Required work: Using the entries below, write out the line with "((3/ 5) * (-9))/ (72/", the line with "(3^5 *(9/7)) *8", and every line in between, exactly as each is written.

Input data START

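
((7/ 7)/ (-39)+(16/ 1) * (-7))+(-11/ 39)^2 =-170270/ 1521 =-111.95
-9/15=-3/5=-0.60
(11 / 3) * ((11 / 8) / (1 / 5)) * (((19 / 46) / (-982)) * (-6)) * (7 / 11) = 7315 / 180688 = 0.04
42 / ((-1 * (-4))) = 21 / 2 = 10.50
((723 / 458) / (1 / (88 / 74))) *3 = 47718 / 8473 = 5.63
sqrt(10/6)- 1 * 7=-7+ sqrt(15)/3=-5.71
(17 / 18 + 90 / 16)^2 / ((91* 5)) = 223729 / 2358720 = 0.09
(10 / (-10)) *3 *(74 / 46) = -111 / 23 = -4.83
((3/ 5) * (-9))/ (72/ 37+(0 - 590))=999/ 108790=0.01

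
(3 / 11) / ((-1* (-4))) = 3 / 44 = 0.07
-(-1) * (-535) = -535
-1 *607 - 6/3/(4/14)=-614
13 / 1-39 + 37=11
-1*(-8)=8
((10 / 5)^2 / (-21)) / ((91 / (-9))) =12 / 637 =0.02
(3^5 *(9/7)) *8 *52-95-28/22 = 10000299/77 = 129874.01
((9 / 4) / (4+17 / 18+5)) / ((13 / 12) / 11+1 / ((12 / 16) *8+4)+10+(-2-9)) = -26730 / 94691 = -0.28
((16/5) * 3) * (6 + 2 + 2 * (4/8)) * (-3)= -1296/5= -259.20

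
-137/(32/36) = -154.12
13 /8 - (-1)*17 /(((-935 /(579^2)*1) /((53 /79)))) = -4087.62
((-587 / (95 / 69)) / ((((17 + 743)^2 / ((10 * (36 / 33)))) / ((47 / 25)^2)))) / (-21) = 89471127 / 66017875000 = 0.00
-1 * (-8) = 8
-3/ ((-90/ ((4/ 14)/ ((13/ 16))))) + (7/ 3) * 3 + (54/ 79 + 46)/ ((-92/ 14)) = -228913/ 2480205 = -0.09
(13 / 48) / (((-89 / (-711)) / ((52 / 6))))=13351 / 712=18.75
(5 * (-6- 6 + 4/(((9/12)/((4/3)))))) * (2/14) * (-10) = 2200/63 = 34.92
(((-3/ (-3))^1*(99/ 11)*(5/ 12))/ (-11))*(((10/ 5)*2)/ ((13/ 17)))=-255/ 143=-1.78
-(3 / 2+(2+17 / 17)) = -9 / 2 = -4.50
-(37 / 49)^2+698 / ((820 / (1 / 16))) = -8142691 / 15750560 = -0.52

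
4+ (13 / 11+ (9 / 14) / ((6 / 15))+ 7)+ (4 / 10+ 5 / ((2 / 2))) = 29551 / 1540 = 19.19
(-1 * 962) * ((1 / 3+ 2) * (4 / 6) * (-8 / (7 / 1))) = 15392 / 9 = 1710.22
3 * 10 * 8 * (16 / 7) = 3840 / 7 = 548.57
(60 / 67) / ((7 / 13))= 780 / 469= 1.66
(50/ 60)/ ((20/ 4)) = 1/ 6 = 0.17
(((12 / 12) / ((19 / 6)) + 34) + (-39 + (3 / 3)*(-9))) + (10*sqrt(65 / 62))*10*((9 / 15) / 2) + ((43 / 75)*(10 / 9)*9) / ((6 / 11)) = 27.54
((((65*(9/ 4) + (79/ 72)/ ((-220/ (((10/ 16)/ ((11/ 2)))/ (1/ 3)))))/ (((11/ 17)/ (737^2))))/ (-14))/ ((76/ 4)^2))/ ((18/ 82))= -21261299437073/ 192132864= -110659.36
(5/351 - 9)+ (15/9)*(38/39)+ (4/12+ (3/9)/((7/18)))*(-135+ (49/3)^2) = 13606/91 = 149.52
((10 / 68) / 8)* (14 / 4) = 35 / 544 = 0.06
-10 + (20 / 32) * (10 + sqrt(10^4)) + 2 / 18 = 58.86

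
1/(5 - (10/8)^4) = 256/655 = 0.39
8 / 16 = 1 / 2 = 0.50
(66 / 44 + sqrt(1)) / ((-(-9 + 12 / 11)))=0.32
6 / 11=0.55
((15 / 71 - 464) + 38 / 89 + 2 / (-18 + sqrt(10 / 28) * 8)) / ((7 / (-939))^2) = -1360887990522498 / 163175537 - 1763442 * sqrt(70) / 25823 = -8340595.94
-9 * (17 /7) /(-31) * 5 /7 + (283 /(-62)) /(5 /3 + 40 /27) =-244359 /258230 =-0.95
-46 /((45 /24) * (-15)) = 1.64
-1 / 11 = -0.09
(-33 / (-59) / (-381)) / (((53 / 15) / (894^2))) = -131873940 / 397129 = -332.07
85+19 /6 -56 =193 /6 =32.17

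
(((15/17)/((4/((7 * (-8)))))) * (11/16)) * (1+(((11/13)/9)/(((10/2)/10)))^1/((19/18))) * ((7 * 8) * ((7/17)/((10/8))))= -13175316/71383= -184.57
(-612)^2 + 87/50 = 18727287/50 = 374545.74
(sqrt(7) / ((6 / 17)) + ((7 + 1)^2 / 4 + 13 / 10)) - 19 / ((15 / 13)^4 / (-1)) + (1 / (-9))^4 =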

Input data END

Answer:
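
((3/ 5) * (-9))/ (72/ 37+(0 - 590))=999/ 108790=0.01

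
(3 / 11) / ((-1* (-4))) = 3 / 44 = 0.07
-(-1) * (-535) = -535
-1 *607 - 6/3/(4/14)=-614
13 / 1-39 + 37=11
-1*(-8)=8
((10 / 5)^2 / (-21)) / ((91 / (-9))) =12 / 637 =0.02
(3^5 *(9/7)) *8 *52-95-28/22 = 10000299/77 = 129874.01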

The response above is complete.